Your answer should be only the lines below from the one with "7 1 4 7 0 4 7 6 4 5 3" to the one with "At what step t in [1,11]", repeated exactly, ends included.

- RECORDS FOR THIS EXERCISE -
• • •

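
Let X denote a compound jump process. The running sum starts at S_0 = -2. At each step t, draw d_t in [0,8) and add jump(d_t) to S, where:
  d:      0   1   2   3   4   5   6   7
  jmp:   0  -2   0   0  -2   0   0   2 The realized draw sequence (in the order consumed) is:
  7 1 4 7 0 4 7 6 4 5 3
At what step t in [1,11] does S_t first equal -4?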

• • •

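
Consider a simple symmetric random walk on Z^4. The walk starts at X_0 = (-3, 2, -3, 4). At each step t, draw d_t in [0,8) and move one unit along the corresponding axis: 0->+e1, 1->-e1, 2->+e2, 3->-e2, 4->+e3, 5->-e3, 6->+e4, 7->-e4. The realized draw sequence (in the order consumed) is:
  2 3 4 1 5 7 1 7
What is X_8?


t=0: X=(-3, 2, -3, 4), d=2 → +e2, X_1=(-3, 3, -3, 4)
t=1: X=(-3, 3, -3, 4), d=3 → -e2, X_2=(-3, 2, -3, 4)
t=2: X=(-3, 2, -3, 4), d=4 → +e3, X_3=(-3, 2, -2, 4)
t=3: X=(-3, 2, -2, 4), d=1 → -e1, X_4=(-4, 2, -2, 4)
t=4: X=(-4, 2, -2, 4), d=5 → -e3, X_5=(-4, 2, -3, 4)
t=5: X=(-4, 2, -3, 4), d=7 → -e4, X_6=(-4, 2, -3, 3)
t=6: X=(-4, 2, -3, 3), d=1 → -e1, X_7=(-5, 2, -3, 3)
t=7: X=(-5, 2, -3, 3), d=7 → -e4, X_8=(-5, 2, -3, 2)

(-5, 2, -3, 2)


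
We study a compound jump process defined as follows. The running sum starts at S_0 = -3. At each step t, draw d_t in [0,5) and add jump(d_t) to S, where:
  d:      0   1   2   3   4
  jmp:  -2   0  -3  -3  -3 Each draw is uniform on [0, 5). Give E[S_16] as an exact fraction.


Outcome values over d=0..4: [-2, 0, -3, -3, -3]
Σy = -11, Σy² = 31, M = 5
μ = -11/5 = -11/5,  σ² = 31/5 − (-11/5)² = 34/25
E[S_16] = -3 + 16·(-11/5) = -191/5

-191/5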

• • •

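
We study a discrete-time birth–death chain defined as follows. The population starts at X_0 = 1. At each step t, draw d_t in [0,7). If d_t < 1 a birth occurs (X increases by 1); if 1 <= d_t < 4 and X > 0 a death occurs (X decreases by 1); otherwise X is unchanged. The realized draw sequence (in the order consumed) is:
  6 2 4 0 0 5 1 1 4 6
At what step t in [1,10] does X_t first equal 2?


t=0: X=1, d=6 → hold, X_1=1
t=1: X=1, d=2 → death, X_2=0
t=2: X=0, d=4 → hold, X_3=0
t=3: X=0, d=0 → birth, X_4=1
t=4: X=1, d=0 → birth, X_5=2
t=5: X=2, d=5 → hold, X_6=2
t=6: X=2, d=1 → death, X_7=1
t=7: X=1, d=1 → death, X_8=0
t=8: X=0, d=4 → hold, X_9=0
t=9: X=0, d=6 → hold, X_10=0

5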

• • •

- RESULT -
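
  7 1 4 7 0 4 7 6 4 5 3
At what step t in [1,11] does S_t first equal -4?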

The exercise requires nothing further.